- _Exercise_
Give back all of the data verbatim.

- _Records for the task_

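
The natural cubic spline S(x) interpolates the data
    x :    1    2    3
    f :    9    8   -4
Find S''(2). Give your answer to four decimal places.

Put M_i = S'' at the i-th knot. Here h = (1, 1) and Δ = (-1, -12), so the interior equations h_(i-1)·M_(i-1) + 2(h_(i-1)+h_i)·M_i + h_i·M_(i+1) = 6(Δ_i − Δ_(i-1)) read
  1·M_0 + 4·M_1 + 1·M_2 = 6(Δ_1 - Δ_0) = -66
Natural end conditions: M_0 = M_2 = 0.
Solving: M_0 = 0, M_1 = -33/2, M_2 = 0.

-16.5000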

- _Task result_
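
The natural cubic spline S(x) interpolates the data
    x :    1    2    3
    f :    9    8   -4
Find S''(2). Give your answer to four decimal places.

Put M_i = S'' at the i-th knot. Here h = (1, 1) and Δ = (-1, -12), so the interior equations h_(i-1)·M_(i-1) + 2(h_(i-1)+h_i)·M_i + h_i·M_(i+1) = 6(Δ_i − Δ_(i-1)) read
  1·M_0 + 4·M_1 + 1·M_2 = 6(Δ_1 - Δ_0) = -66
Natural end conditions: M_0 = M_2 = 0.
Solving: M_0 = 0, M_1 = -33/2, M_2 = 0.

-16.5000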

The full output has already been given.